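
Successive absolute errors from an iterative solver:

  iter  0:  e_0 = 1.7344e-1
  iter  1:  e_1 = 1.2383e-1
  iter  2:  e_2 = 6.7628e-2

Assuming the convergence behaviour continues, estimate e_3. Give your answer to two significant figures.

First estimate the order: p ≈ ln(e_2/e_1) / ln(e_1/e_0) = ln(6.7628e-2/1.2383e-1)/ln(1.2383e-1/1.7344e-1) = ln(0.546136)/ln(0.713964) ≈ 1.7953.
Then e_3 ≈ e_2·(e_2/e_1)^p = 6.7628e-2·(0.546136)^1.7953 = 6.7628e-2·0.33758 ≈ 0.02283.

2.3e-2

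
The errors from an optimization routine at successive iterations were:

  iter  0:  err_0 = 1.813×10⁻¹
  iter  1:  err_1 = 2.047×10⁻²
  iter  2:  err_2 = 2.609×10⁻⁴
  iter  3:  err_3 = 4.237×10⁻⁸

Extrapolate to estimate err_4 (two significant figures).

1.1e-15

First estimate the order: p ≈ ln(err_3/err_2) / ln(err_2/err_1) = ln(4.237×10⁻⁸/2.609×10⁻⁴)/ln(2.609×10⁻⁴/2.047×10⁻²) = ln(0.000162399)/ln(0.0127455) ≈ 2.0001.
Then err_4 ≈ err_3·(err_3/err_2)^p = 4.237×10⁻⁸·(0.000162399)^2.0001 = 4.237×10⁻⁸·2.63504e-08 ≈ 1.116e-15.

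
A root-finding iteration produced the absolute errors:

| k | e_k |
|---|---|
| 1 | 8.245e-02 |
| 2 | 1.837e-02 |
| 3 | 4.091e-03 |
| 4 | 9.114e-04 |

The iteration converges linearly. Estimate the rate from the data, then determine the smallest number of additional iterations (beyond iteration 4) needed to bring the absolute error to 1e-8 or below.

Rate ρ ≈ e_4/e_3 = 9.114e-04/4.091e-03 = 0.2228.
After j more steps, e_{4+j} ≈ 9.114e-04·ρ^j; need ρ^j ≤ 1e-8/9.114e-04 = 1.09721e-05.
j ≥ ln(1.09721e-05)/ln(0.2228) = -11.4202/-1.50148 = 7.606.
So 8 more iterations are needed.

8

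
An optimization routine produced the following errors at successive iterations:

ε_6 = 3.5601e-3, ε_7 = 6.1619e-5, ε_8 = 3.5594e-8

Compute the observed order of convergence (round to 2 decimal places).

p ≈ ln(ε_8/ε_7) / ln(ε_7/ε_6)
  = ln(3.5594e-8/6.1619e-5) / ln(6.1619e-5/3.5601e-3)
  = ln(0.000577647) / ln(0.0173082)
  = -7.45655 / -4.05657 ≈ 1.83814

1.84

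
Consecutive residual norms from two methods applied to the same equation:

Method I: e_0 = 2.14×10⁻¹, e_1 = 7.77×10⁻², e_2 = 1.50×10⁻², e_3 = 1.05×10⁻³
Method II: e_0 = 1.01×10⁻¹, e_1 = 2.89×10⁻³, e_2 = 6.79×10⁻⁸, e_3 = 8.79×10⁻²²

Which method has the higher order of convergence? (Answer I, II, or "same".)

Method I: p ≈ ln(1.05×10⁻³/1.50×10⁻²)/ln(1.50×10⁻²/7.77×10⁻²) ≈ 1.62.
Method II: p ≈ ln(8.79×10⁻²²/6.79×10⁻⁸)/ln(6.79×10⁻⁸/2.89×10⁻³) ≈ 3.00.
Method II has the higher order (≈3.0 vs ≈1.6).

II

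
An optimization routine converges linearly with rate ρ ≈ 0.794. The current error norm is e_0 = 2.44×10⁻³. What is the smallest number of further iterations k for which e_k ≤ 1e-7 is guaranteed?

After k steps, e_k ≈ 2.44×10⁻³·0.794^k.
Need 0.794^k ≤ 1e-7/2.44×10⁻³ = 4.09836e-05.
k ≥ ln(4.09836e-05)/ln(0.794) = -10.1023/-0.23067 = 43.795.
Smallest integer k = 44.

44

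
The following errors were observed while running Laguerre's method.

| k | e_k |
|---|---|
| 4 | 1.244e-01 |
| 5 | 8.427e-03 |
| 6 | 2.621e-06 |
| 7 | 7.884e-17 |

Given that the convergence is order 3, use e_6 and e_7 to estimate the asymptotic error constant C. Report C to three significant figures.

4.38

C ≈ e_7 / e_6^3
  = 7.884e-17 / (2.621e-06)^3
  = 7.884e-17 / 1.80053e-17 ≈ 4.3787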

WORK INSTRUCTIONS: Search the data above for the word "produced" and count the lines where it appears. Only the number should be given.

SOLUTION TO THIS PROBLEM: 2